◆ **Assignment**
The data must be transcribed exactly, with no line missing.

Source records:
================
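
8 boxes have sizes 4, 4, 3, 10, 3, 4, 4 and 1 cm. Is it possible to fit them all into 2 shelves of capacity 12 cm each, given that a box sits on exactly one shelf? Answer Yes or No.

No

Total = 33 cm; ⌈33/12⌉ = 3.
At least 3 shelves are required, but only 2 are allowed.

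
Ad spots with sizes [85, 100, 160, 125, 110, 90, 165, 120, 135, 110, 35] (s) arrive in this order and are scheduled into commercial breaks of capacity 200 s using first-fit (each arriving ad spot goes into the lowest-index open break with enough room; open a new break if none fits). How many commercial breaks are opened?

  85 → break 1 (new)  [load 85/200]
  100 → break 1  [load 185/200]
  160 → break 2 (new)  [load 160/200]
  125 → break 3 (new)  [load 125/200]
  110 → break 4 (new)  [load 110/200]
  90 → break 4  [load 200/200]
  165 → break 5 (new)  [load 165/200]
  120 → break 6 (new)  [load 120/200]
  135 → break 7 (new)  [load 135/200]
  110 → break 8 (new)  [load 110/200]
  35 → break 2  [load 195/200]
8 commercial breaks opened.

8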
================
◆ **Solution for this problem**
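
8 boxes have sizes 4, 4, 3, 10, 3, 4, 4 and 1 cm. Is it possible to fit them all into 2 shelves of capacity 12 cm each, given that a box sits on exactly one shelf? Answer Yes or No.

No

Total = 33 cm; ⌈33/12⌉ = 3.
At least 3 shelves are required, but only 2 are allowed.

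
Ad spots with sizes [85, 100, 160, 125, 110, 90, 165, 120, 135, 110, 35] (s) arrive in this order and are scheduled into commercial breaks of capacity 200 s using first-fit (each arriving ad spot goes into the lowest-index open break with enough room; open a new break if none fits). How many commercial breaks are opened?

  85 → break 1 (new)  [load 85/200]
  100 → break 1  [load 185/200]
  160 → break 2 (new)  [load 160/200]
  125 → break 3 (new)  [load 125/200]
  110 → break 4 (new)  [load 110/200]
  90 → break 4  [load 200/200]
  165 → break 5 (new)  [load 165/200]
  120 → break 6 (new)  [load 120/200]
  135 → break 7 (new)  [load 135/200]
  110 → break 8 (new)  [load 110/200]
  35 → break 2  [load 195/200]
8 commercial breaks opened.

8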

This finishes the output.